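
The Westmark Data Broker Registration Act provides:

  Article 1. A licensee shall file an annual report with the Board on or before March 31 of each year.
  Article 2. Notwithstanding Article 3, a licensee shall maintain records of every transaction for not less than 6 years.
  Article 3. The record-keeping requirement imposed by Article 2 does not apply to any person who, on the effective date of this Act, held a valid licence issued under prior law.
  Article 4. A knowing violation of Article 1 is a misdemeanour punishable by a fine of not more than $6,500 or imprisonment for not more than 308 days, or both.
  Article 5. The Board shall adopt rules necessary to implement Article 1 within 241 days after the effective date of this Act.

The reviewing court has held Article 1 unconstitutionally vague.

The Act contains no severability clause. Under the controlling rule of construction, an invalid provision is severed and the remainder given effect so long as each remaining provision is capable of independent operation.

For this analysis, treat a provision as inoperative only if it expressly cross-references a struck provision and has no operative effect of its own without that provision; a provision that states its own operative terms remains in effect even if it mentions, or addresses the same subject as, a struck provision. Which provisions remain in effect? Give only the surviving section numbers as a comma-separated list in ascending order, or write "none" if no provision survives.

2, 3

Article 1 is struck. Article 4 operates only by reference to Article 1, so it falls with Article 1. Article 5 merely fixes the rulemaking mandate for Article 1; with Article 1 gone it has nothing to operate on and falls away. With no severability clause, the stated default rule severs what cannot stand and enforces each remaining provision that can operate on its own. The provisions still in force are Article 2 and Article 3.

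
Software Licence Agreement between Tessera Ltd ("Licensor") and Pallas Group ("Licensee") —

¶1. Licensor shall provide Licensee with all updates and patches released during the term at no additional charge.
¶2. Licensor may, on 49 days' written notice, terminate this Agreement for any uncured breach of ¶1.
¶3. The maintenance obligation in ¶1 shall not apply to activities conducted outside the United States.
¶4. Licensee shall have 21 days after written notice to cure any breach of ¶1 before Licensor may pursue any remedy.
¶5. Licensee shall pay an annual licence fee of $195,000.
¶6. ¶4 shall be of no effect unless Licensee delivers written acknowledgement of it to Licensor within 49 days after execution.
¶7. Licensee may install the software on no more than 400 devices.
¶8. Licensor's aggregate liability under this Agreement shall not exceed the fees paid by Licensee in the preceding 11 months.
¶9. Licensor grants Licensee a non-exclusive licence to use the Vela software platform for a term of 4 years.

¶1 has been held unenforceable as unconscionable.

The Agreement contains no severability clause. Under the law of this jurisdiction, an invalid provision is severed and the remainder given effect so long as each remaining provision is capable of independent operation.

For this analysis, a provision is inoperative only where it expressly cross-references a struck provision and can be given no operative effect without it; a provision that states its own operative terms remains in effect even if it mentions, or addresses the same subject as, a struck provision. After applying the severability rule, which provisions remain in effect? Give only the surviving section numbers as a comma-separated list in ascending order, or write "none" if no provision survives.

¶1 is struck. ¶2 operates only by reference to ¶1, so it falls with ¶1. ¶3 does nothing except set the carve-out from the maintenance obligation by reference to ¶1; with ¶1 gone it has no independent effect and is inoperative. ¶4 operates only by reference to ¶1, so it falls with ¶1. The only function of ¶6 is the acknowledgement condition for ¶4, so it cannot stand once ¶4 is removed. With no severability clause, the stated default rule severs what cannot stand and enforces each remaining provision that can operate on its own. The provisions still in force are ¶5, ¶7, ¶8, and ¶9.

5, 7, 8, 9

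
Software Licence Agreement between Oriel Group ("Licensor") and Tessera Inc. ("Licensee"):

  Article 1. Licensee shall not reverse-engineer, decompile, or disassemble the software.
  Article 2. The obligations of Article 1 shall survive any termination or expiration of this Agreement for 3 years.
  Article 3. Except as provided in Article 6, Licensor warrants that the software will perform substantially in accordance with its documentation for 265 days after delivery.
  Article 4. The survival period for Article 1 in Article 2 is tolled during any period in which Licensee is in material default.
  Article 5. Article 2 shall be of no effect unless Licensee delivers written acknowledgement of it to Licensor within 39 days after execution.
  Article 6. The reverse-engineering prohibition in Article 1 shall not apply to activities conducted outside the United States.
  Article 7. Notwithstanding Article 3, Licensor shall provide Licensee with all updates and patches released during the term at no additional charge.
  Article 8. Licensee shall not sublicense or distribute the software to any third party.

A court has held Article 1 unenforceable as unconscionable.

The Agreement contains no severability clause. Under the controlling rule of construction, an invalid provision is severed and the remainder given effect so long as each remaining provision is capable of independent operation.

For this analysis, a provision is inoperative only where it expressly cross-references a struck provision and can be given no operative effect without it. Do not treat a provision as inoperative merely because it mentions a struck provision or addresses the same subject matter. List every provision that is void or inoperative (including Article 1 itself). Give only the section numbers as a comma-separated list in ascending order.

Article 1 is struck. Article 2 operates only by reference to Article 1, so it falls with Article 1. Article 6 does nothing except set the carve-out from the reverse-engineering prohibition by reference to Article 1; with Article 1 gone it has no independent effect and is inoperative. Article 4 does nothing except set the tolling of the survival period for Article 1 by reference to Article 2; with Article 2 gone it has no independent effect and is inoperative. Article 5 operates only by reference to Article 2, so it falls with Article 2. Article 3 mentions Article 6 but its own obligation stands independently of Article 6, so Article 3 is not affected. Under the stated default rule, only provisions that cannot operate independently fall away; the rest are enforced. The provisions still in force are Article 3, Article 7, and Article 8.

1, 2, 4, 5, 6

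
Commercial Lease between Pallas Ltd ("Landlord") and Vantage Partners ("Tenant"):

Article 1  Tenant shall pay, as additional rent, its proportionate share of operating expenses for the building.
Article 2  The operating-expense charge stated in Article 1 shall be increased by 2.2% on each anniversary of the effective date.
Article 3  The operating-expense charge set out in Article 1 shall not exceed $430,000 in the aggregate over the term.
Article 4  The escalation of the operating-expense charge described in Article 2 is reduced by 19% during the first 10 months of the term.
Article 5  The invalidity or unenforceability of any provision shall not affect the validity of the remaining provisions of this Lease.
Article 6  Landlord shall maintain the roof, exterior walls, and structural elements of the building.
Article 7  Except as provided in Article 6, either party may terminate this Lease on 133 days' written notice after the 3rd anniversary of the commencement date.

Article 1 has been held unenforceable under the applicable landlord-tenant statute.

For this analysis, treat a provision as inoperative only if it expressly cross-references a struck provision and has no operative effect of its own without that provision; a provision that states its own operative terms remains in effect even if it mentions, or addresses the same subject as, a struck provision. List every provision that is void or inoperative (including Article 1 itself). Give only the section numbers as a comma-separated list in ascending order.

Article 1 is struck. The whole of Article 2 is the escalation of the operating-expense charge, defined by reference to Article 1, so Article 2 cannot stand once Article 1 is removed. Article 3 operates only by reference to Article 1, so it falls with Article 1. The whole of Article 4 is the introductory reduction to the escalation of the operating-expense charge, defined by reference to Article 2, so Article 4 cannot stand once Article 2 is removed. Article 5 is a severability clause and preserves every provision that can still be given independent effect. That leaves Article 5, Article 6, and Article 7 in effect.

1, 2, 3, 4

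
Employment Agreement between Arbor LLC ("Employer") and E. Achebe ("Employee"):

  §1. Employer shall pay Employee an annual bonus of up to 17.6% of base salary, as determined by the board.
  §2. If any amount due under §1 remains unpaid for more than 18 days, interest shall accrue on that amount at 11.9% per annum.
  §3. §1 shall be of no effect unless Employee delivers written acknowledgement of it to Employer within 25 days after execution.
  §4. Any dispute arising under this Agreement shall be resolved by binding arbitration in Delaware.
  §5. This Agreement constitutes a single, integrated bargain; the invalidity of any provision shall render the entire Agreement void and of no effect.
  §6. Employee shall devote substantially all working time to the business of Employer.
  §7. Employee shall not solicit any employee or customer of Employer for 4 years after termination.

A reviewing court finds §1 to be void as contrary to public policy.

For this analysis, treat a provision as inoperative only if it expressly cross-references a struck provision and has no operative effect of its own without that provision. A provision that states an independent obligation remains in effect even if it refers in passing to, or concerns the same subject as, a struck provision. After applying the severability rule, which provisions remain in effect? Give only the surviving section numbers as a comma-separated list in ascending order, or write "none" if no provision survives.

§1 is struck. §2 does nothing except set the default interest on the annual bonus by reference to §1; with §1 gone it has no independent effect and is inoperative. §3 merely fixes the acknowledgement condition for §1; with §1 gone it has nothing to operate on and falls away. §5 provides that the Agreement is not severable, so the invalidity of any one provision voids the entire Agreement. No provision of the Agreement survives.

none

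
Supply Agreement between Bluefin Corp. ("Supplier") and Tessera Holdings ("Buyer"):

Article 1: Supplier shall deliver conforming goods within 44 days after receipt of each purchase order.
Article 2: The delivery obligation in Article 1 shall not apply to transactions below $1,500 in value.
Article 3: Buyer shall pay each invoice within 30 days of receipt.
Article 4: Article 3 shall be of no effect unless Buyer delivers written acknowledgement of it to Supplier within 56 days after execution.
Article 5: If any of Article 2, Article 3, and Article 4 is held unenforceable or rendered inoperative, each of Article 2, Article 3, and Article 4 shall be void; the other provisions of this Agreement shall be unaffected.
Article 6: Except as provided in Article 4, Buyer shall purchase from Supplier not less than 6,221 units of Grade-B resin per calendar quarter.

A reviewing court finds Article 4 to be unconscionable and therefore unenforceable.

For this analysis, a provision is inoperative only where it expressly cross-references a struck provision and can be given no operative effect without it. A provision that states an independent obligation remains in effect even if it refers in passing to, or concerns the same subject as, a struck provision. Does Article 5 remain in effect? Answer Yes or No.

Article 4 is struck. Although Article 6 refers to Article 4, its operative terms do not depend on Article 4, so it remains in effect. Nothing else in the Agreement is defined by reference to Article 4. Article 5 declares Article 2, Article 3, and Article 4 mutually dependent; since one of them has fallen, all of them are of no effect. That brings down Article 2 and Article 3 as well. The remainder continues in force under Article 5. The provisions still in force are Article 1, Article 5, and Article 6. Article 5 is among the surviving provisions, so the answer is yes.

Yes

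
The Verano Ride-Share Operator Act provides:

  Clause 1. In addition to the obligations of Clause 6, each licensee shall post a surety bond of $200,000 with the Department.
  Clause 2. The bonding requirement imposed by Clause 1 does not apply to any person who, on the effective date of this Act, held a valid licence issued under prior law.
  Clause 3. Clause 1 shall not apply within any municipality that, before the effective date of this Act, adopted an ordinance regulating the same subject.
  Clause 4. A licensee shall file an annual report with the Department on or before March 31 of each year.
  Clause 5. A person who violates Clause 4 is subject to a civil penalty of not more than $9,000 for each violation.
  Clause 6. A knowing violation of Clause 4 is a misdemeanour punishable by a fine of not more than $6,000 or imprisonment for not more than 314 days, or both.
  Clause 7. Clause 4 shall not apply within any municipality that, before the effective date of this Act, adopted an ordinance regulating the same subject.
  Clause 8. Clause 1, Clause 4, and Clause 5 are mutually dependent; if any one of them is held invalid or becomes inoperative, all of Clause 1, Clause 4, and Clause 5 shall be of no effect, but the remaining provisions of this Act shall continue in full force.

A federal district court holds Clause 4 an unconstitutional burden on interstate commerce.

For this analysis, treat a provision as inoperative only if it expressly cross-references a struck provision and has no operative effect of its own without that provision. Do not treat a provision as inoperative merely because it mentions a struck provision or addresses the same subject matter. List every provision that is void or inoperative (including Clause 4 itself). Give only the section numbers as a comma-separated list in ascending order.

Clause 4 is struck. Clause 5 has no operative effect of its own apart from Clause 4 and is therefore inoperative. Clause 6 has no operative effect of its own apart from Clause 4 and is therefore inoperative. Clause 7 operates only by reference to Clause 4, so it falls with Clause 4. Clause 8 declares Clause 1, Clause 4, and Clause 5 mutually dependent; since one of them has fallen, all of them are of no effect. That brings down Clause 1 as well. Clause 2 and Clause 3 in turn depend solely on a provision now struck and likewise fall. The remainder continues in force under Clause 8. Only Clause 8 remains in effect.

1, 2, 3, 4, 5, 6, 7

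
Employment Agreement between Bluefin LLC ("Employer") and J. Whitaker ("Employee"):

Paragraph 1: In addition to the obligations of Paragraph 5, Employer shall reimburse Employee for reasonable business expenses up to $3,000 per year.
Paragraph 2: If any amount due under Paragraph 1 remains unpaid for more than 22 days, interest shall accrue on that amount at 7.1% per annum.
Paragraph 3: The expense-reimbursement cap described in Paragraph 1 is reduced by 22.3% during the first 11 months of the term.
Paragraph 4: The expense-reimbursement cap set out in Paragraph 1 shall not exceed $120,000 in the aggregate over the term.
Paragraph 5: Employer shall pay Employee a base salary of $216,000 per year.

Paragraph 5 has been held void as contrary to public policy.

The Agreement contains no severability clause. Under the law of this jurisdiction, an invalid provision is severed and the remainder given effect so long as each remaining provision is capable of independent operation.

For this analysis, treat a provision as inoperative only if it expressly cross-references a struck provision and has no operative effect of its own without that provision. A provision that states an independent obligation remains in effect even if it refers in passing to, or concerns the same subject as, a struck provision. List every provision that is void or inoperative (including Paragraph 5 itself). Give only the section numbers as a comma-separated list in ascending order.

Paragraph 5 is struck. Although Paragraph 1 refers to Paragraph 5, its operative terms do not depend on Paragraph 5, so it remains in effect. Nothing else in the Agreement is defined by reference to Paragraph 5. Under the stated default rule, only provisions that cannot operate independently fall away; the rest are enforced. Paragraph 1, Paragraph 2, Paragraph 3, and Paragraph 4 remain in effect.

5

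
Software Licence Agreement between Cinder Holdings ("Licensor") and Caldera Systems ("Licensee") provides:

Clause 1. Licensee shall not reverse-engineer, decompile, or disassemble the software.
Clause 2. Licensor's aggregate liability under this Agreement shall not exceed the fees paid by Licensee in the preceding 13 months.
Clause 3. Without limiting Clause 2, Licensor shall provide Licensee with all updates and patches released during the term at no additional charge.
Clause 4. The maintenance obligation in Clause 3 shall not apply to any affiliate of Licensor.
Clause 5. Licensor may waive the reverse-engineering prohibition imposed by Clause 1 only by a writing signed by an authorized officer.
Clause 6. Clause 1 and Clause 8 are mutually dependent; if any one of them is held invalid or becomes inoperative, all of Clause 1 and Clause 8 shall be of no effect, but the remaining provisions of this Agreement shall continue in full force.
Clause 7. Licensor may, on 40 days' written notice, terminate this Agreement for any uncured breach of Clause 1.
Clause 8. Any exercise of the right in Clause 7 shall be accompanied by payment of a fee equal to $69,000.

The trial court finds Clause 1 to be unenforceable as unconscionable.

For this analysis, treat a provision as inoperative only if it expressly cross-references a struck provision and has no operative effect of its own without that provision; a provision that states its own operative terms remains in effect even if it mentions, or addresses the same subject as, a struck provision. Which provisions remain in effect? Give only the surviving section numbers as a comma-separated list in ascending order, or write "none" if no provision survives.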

++++++

- [Work to complete] Where a line of the data includes the string "patches", list that line.

- [Solved problem]
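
¶1. Licensor shall provide Licensee with all updates and patches released during the term at no additional charge.
  Article 7. Notwithstanding Article 3, Licensor shall provide Licensee with all updates and patches released during the term at no additional charge.
Clause 3. Without limiting Clause 2, Licensor shall provide Licensee with all updates and patches released during the term at no additional charge.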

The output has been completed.